- _ABOUT THIS EXERCISE_
Your output should be the lines from the start of the data through the line containing "Answer: 54110931", exactly and nothing more.

- _EXERCISE INPUT_
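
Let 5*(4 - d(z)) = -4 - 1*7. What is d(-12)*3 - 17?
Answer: 8/5 ≈ 1.6000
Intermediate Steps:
d(z) = 31/5 (d(z) = 4 - (-4 - 1*7)/5 = 4 - (-4 - 7)/5 = 4 - ⅕*(-11) = 4 + 11/5 = 31/5)
d(-12)*3 - 17 = (31/5)*3 - 17 = 93/5 - 17 = 8/5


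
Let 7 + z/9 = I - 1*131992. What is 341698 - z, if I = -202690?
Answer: 3353899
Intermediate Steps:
z = -3012201 (z = -63 + 9*(-202690 - 1*131992) = -63 + 9*(-202690 - 131992) = -63 + 9*(-334682) = -63 - 3012138 = -3012201)
341698 - z = 341698 - 1*(-3012201) = 341698 + 3012201 = 3353899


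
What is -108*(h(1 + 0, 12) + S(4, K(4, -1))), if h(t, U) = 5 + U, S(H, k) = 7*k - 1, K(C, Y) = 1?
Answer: -2484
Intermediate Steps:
S(H, k) = -1 + 7*k
-108*(h(1 + 0, 12) + S(4, K(4, -1))) = -108*((5 + 12) + (-1 + 7*1)) = -108*(17 + (-1 + 7)) = -108*(17 + 6) = -108*23 = -2484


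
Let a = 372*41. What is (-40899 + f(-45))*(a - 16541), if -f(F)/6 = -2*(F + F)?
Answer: 54110931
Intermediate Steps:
a = 15252
f(F) = 24*F (f(F) = -(-12)*(F + F) = -(-12)*2*F = -(-24)*F = 24*F)
(-40899 + f(-45))*(a - 16541) = (-40899 + 24*(-45))*(15252 - 16541) = (-40899 - 1080)*(-1289) = -41979*(-1289) = 54110931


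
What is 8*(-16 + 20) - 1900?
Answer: -1868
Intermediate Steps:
8*(-16 + 20) - 1900 = 8*4 - 1900 = 32 - 1900 = -1868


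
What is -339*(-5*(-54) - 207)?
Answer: -21357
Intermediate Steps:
-339*(-5*(-54) - 207) = -339*(270 - 207) = -339*63 = -21357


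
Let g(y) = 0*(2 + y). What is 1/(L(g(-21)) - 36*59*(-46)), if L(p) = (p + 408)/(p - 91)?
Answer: 91/8890656 ≈ 1.0235e-5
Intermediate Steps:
g(y) = 0
L(p) = (408 + p)/(-91 + p)
1/(L(g(-21)) - 36*59*(-46)) = 1/((408 + 0)/(-91 + 0) - 36*59*(-46)) = 1/(408/(-91) - 2124*(-46)) = 1/(-1/91*408 + 97704) = 1/(-408/91 + 97704) = 1/(8890656/91) = 91/8890656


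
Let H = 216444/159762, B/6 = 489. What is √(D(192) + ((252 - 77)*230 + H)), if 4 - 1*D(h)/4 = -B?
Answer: 4*√2304389327791/26627 ≈ 228.04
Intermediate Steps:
B = 2934 (B = 6*489 = 2934)
D(h) = 11752 (D(h) = 16 - (-4)*2934 = 16 - 4*(-2934) = 16 + 11736 = 11752)
H = 36074/26627 (H = 216444*(1/159762) = 36074/26627 ≈ 1.3548)
√(D(192) + ((252 - 77)*230 + H)) = √(11752 + ((252 - 77)*230 + 36074/26627)) = √(11752 + (175*230 + 36074/26627)) = √(11752 + (40250 + 36074/26627)) = √(11752 + 1071772824/26627) = √(1384693328/26627) = 4*√2304389327791/26627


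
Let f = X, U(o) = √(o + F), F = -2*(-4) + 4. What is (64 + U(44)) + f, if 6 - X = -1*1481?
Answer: 1551 + 2*√14 ≈ 1558.5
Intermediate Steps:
F = 12 (F = 8 + 4 = 12)
U(o) = √(12 + o) (U(o) = √(o + 12) = √(12 + o))
X = 1487 (X = 6 - (-1)*1481 = 6 - 1*(-1481) = 6 + 1481 = 1487)
f = 1487
(64 + U(44)) + f = (64 + √(12 + 44)) + 1487 = (64 + √56) + 1487 = (64 + 2*√14) + 1487 = 1551 + 2*√14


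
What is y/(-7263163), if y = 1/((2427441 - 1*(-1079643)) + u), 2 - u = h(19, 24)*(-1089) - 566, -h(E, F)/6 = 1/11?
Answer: -1/25472333904454 ≈ -3.9258e-14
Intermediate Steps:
h(E, F) = -6/11
u = -26 (u = 2 - (-6/11*(-1089) - 566) = 2 - (594 - 566) = 2 - 1*28 = 2 - 28 = -26)
y = 1/3507058 (y = 1/((2427441 - 1*(-1079643)) - 26) = 1/((2427441 + 1079643) - 26) = 1/(3507084 - 26) = 1/3507058 ≈ 2.8514e-7)
y/(-7263163) = (1/3507058)/(-7263163) = (1/3507058)*(-1/7263163) = -1/25472333904454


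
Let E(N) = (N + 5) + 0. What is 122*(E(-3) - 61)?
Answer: -7198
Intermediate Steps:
E(N) = 5 + N (E(N) = (5 + N) + 0 = 5 + N)
122*(E(-3) - 61) = 122*((5 - 3) - 61) = 122*(2 - 61) = 122*(-59) = -7198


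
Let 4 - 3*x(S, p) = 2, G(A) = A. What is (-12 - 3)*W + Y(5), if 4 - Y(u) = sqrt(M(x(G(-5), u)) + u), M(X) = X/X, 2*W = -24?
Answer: 184 - sqrt(6) ≈ 181.55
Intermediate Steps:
x(S, p) = 2/3 (x(S, p) = 4/3 - 1/3*2 = 4/3 - 2/3 = 2/3)
W = -12 (W = (1/2)*(-24) = -12)
M(X) = 1
Y(u) = 4 - sqrt(1 + u)
(-12 - 3)*W + Y(5) = (-12 - 3)*(-12) + (4 - sqrt(1 + 5)) = -15*(-12) + (4 - sqrt(6)) = 180 + (4 - sqrt(6)) = 184 - sqrt(6)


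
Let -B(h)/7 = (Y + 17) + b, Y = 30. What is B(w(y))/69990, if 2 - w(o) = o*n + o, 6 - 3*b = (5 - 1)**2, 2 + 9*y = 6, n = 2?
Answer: -917/209970 ≈ -0.0043673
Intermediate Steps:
y = 4/9 (y = -2/9 + (1/9)*6 = -2/9 + 2/3 = 4/9 ≈ 0.44444)
b = -10/3 (b = 2 - (5 - 1)**2/3 = 2 - 1/3*4**2 = 2 - 1/3*16 = 2 - 16/3 = -10/3 ≈ -3.3333)
w(o) = 2 - 3*o (w(o) = 2 - (o*2 + o) = 2 - (2*o + o) = 2 - 3*o)
B(h) = -917/3 (B(h) = -7*((30 + 17) - 10/3) = -7*(47 - 10/3) = -7*131/3 = -917/3)
B(w(y))/69990 = -917/3/69990 = -917/3*1/69990 = -917/209970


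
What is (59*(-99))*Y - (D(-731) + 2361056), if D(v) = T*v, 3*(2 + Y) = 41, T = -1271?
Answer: -3358302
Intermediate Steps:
Y = 35/3 (Y = -2 + (⅓)*41 = -2 + 41/3 = 35/3 ≈ 11.667)
D(v) = -1271*v
(59*(-99))*Y - (D(-731) + 2361056) = (59*(-99))*(35/3) - (-1271*(-731) + 2361056) = -5841*35/3 - (929101 + 2361056) = -68145 - 1*3290157 = -68145 - 3290157 = -3358302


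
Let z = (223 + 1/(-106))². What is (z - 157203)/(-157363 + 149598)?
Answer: 1207625139/87247540 ≈ 13.841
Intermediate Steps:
z = 558707769/11236 (z = (223 - 1/106)² = (23637/106)² = 558707769/11236 ≈ 49725.)
(z - 157203)/(-157363 + 149598) = (558707769/11236 - 157203)/(-157363 + 149598) = -1207625139/11236/(-7765) = -1207625139/11236*(-1/7765) = 1207625139/87247540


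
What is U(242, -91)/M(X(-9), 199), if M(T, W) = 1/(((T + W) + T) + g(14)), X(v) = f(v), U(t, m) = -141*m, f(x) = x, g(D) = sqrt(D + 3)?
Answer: 2322411 + 12831*sqrt(17) ≈ 2.3753e+6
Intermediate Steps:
g(D) = sqrt(3 + D)
X(v) = v
M(T, W) = 1/(W + sqrt(17) + 2*T) (M(T, W) = 1/(((T + W) + T) + sqrt(3 + 14)) = 1/((W + 2*T) + sqrt(17)) = 1/(W + sqrt(17) + 2*T))
U(242, -91)/M(X(-9), 199) = (-141*(-91))/(1/(199 + sqrt(17) + 2*(-9))) = 12831/(1/(199 + sqrt(17) - 18)) = 12831/(1/(181 + sqrt(17))) = 12831*(181 + sqrt(17)) = 2322411 + 12831*sqrt(17)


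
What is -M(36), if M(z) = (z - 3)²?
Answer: -1089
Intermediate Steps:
M(z) = (-3 + z)²
-M(36) = -(-3 + 36)² = -1*33² = -1*1089 = -1089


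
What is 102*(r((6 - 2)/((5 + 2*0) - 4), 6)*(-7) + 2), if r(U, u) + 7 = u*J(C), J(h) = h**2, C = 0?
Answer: 5202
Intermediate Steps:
r(U, u) = -7 (r(U, u) = -7 + u*0**2 = -7 + u*0 = -7 + 0 = -7)
102*(r((6 - 2)/((5 + 2*0) - 4), 6)*(-7) + 2) = 102*(-7*(-7) + 2) = 102*(49 + 2) = 102*51 = 5202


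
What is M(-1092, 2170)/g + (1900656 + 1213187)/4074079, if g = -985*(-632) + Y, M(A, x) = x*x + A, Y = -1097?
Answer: 21114995367421/2531726394417 ≈ 8.3401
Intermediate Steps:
M(A, x) = A + x² (M(A, x) = x² + A = A + x²)
g = 621423 (g = -985*(-632) - 1097 = 622520 - 1097 = 621423)
M(-1092, 2170)/g + (1900656 + 1213187)/4074079 = (-1092 + 2170²)/621423 + (1900656 + 1213187)/4074079 = (-1092 + 4708900)*(1/621423) + 3113843*(1/4074079) = 4707808*(1/621423) + 3113843/4074079 = 4707808/621423 + 3113843/4074079 = 21114995367421/2531726394417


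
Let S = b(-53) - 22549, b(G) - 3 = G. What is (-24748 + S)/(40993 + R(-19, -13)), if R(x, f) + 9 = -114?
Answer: -47347/40870 ≈ -1.1585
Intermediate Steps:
b(G) = 3 + G
R(x, f) = -123 (R(x, f) = -9 - 114 = -123)
S = -22599 (S = (3 - 53) - 22549 = -50 - 22549 = -22599)
(-24748 + S)/(40993 + R(-19, -13)) = (-24748 - 22599)/(40993 - 123) = -47347/40870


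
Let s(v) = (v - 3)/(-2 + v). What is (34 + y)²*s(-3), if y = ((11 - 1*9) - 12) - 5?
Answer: 2166/5 ≈ 433.20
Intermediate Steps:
s(v) = (-3 + v)/(-2 + v)
y = -15 (y = ((11 - 9) - 12) - 5 = (2 - 12) - 5 = -10 - 5 = -15)
(34 + y)²*s(-3) = (34 - 15)²*((-3 - 3)/(-2 - 3)) = 19²*(-6/(-5)) = 361*(-⅕*(-6)) = 361*(6/5) = 2166/5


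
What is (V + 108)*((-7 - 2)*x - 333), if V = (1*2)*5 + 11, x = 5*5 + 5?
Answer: -77787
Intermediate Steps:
x = 30 (x = 25 + 5 = 30)
V = 21 (V = 2*5 + 11 = 10 + 11 = 21)
(V + 108)*((-7 - 2)*x - 333) = (21 + 108)*((-7 - 2)*30 - 333) = 129*(-9*30 - 333) = 129*(-270 - 333) = 129*(-603) = -77787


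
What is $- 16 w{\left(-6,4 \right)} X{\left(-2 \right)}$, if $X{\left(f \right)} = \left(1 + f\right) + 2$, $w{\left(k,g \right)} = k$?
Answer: $96$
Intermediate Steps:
$X{\left(f \right)} = 3 + f$
$- 16 w{\left(-6,4 \right)} X{\left(-2 \right)} = \left(-16\right) \left(-6\right) \left(3 - 2\right) = 96 \cdot 1 = 96$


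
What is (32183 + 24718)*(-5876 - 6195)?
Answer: -686851971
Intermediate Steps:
(32183 + 24718)*(-5876 - 6195) = 56901*(-12071) = -686851971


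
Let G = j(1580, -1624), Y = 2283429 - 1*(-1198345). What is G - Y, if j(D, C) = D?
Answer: -3480194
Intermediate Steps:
Y = 3481774 (Y = 2283429 + 1198345 = 3481774)
G = 1580
G - Y = 1580 - 1*3481774 = 1580 - 3481774 = -3480194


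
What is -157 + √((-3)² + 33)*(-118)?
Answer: -157 - 118*√42 ≈ -921.73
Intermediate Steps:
-157 + √((-3)² + 33)*(-118) = -157 + √(9 + 33)*(-118) = -157 + √42*(-118) = -157 - 118*√42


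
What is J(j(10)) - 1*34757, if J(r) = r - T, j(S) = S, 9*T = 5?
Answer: -312728/9 ≈ -34748.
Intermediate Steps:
T = 5/9 (T = (1/9)*5 = 5/9 ≈ 0.55556)
J(r) = -5/9 + r (J(r) = r - 1*5/9 = r - 5/9 = -5/9 + r)
J(j(10)) - 1*34757 = (-5/9 + 10) - 1*34757 = 85/9 - 34757 = -312728/9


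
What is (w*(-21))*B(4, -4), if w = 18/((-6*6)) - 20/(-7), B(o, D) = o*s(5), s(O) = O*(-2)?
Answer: 1980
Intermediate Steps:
s(O) = -2*O
B(o, D) = -10*o (B(o, D) = o*(-2*5) = o*(-10) = -10*o)
w = 33/14 (w = 18/(-36) - 20*(-1/7) = 18*(-1/36) + 20/7 = -1/2 + 20/7 = 33/14 ≈ 2.3571)
(w*(-21))*B(4, -4) = ((33/14)*(-21))*(-10*4) = -99/2*(-40) = 1980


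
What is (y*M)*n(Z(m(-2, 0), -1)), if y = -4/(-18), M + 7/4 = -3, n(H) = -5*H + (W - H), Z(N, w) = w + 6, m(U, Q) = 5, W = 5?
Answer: 475/18 ≈ 26.389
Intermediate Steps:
Z(N, w) = 6 + w
n(H) = 5 - 6*H (n(H) = -5*H + (5 - H) = 5 - 6*H)
M = -19/4 (M = -7/4 - 3 = -19/4 ≈ -4.7500)
y = 2/9 (y = -4*(-1/18) = 2/9 ≈ 0.22222)
(y*M)*n(Z(m(-2, 0), -1)) = ((2/9)*(-19/4))*(5 - 6*(6 - 1)) = -19*(5 - 6*5)/18 = -19*(5 - 30)/18 = -19/18*(-25) = 475/18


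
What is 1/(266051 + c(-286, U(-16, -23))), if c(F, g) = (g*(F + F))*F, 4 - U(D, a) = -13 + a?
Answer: 1/6809731 ≈ 1.4685e-7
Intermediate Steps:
U(D, a) = 17 - a (U(D, a) = 4 - (-13 + a) = 4 + (13 - a) = 17 - a)
c(F, g) = 2*g*F**2 (c(F, g) = (g*(2*F))*F = (2*F*g)*F = 2*g*F**2)
1/(266051 + c(-286, U(-16, -23))) = 1/(266051 + 2*(17 - 1*(-23))*(-286)**2) = 1/(266051 + 2*(17 + 23)*81796) = 1/(266051 + 2*40*81796) = 1/(266051 + 6543680) = 1/6809731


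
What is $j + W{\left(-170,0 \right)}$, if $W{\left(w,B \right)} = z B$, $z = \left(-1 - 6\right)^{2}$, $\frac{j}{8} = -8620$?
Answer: $-68960$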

- _RESULT BELOW_
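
Let 5*(4 - d(z)) = -4 - 1*7. What is d(-12)*3 - 17?
Answer: 8/5 ≈ 1.6000
Intermediate Steps:
d(z) = 31/5 (d(z) = 4 - (-4 - 1*7)/5 = 4 - (-4 - 7)/5 = 4 - ⅕*(-11) = 4 + 11/5 = 31/5)
d(-12)*3 - 17 = (31/5)*3 - 17 = 93/5 - 17 = 8/5


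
Let 7 + z/9 = I - 1*131992. What is 341698 - z, if I = -202690?
Answer: 3353899
Intermediate Steps:
z = -3012201 (z = -63 + 9*(-202690 - 1*131992) = -63 + 9*(-202690 - 131992) = -63 + 9*(-334682) = -63 - 3012138 = -3012201)
341698 - z = 341698 - 1*(-3012201) = 341698 + 3012201 = 3353899


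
What is -108*(h(1 + 0, 12) + S(4, K(4, -1))), if h(t, U) = 5 + U, S(H, k) = 7*k - 1, K(C, Y) = 1?
Answer: -2484
Intermediate Steps:
S(H, k) = -1 + 7*k
-108*(h(1 + 0, 12) + S(4, K(4, -1))) = -108*((5 + 12) + (-1 + 7*1)) = -108*(17 + (-1 + 7)) = -108*(17 + 6) = -108*23 = -2484


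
Let a = 372*41. What is (-40899 + f(-45))*(a - 16541), if -f(F)/6 = -2*(F + F)?
Answer: 54110931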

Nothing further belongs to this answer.